Should the word "below" occur in a line of the records, copy that line.

Stored items:
────────────────────────────────────────
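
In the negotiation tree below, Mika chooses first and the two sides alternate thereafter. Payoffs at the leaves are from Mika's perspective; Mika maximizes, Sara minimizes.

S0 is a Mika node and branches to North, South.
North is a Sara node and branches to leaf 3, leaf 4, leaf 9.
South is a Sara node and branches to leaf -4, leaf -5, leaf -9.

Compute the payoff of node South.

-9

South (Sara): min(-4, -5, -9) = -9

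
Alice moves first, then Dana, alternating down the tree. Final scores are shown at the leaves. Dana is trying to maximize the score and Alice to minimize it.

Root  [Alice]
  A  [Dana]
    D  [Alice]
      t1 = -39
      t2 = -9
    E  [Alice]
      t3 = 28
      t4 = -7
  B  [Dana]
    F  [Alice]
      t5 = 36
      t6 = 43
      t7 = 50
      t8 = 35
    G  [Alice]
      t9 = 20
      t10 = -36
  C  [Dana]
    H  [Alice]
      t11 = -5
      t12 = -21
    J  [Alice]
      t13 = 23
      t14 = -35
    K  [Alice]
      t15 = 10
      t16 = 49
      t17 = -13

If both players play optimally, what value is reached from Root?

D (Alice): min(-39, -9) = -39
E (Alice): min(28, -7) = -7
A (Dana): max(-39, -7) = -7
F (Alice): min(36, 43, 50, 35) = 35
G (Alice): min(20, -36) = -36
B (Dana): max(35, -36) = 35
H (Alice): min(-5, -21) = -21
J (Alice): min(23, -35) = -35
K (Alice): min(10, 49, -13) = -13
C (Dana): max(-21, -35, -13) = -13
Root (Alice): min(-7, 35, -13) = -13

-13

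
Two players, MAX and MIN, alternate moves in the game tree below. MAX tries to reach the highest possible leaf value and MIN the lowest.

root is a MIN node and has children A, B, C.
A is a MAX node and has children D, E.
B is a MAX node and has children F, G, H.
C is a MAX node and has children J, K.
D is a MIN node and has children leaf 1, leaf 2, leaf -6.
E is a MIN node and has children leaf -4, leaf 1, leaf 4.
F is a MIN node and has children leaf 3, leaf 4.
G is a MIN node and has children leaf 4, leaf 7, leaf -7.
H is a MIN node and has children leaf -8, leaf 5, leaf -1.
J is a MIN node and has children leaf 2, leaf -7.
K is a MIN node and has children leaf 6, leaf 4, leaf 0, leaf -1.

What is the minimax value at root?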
────────────────────────────────────────
:: RESULT FOR THIS TASK ::
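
In the negotiation tree below, Mika chooses first and the two sides alternate thereafter. Payoffs at the leaves are from Mika's perspective; Mika maximizes, Sara minimizes.
Two players, MAX and MIN, alternate moves in the game tree below. MAX tries to reach the highest possible leaf value and MIN the lowest.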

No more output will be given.